# What is needed
Go through the records and copy each line where the word "lobbying" occurs.

|---|

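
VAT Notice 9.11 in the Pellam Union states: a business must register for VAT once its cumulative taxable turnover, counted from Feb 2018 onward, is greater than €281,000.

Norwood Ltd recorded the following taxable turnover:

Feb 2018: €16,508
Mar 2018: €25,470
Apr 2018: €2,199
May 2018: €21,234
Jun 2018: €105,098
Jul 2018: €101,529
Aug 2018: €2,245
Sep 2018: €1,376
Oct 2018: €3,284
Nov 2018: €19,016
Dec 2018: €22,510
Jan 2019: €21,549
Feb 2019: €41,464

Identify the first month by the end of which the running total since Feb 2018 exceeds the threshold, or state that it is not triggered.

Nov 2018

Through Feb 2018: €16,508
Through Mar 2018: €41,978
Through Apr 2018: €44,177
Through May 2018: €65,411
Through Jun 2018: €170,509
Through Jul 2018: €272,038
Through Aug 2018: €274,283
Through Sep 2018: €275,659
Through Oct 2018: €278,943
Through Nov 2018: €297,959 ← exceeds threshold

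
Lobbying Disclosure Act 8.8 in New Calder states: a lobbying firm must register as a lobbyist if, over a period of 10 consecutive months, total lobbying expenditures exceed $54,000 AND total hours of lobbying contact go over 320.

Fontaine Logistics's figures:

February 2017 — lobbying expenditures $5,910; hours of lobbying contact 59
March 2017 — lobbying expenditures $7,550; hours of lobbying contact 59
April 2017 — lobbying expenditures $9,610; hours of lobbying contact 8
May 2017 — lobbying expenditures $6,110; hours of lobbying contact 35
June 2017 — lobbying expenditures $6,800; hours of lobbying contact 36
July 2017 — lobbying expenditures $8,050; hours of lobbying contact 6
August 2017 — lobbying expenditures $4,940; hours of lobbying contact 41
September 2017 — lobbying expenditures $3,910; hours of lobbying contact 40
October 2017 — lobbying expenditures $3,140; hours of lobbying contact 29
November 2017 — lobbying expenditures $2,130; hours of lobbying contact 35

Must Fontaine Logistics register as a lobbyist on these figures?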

|---|

# Task solution
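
Lobbying Disclosure Act 8.8 in New Calder states: a lobbying firm must register as a lobbyist if, over a period of 10 consecutive months, total lobbying expenditures exceed $54,000 AND total hours of lobbying contact go over 320.
February 2017 — lobbying expenditures $5,910; hours of lobbying contact 59
March 2017 — lobbying expenditures $7,550; hours of lobbying contact 59
April 2017 — lobbying expenditures $9,610; hours of lobbying contact 8
May 2017 — lobbying expenditures $6,110; hours of lobbying contact 35
June 2017 — lobbying expenditures $6,800; hours of lobbying contact 36
July 2017 — lobbying expenditures $8,050; hours of lobbying contact 6
August 2017 — lobbying expenditures $4,940; hours of lobbying contact 41
September 2017 — lobbying expenditures $3,910; hours of lobbying contact 40
October 2017 — lobbying expenditures $3,140; hours of lobbying contact 29
November 2017 — lobbying expenditures $2,130; hours of lobbying contact 35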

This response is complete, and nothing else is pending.